ASSIGNMENT
Every record, from the first line to the last, needs to be given again exactly.

========================================================================

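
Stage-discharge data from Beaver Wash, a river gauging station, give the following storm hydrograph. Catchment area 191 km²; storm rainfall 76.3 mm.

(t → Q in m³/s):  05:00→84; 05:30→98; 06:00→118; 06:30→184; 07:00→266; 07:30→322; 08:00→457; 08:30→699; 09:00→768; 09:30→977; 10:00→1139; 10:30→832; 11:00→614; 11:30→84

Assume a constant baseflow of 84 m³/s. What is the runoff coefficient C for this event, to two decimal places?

C ≈ 0.68

ΣQ_DR = 5466 m³/s; V = ΣQ_DR·Δt = 9.839 × 10^6 m³.
Runoff depth d = V / A = 51.51 mm.
C = d / P = 51.51 / 76.3 = 0.68.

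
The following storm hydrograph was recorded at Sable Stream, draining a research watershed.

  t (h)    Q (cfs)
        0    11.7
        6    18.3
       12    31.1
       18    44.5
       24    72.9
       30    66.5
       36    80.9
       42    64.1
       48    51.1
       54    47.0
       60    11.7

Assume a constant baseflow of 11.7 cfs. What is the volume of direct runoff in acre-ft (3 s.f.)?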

========================================================================

ANSWER TO THIS EXERCISE
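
Stage-discharge data from Beaver Wash, a river gauging station, give the following storm hydrograph. Catchment area 191 km²; storm rainfall 76.3 mm.

(t → Q in m³/s):  05:00→84; 05:30→98; 06:00→118; 06:30→184; 07:00→266; 07:30→322; 08:00→457; 08:30→699; 09:00→768; 09:30→977; 10:00→1139; 10:30→832; 11:00→614; 11:30→84

Assume a constant baseflow of 84 m³/s. What is the runoff coefficient C for this event, to two decimal places?

C ≈ 0.68

ΣQ_DR = 5466 m³/s; V = ΣQ_DR·Δt = 9.839 × 10^6 m³.
Runoff depth d = V / A = 51.51 mm.
C = d / P = 51.51 / 76.3 = 0.68.

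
The following storm hydrograph was recorded at Sable Stream, draining a research watershed.

  t (h)    Q (cfs)
        0    11.7
        6    18.3
       12    31.1
       18    44.5
       24    72.9
       30    66.5
       36    80.9
       42    64.1
       48    51.1
       54    47.0
       60    11.7

Assume a constant baseflow of 11.7 cfs. What is the volume of direct runoff in acre-ft (3 s.f.)?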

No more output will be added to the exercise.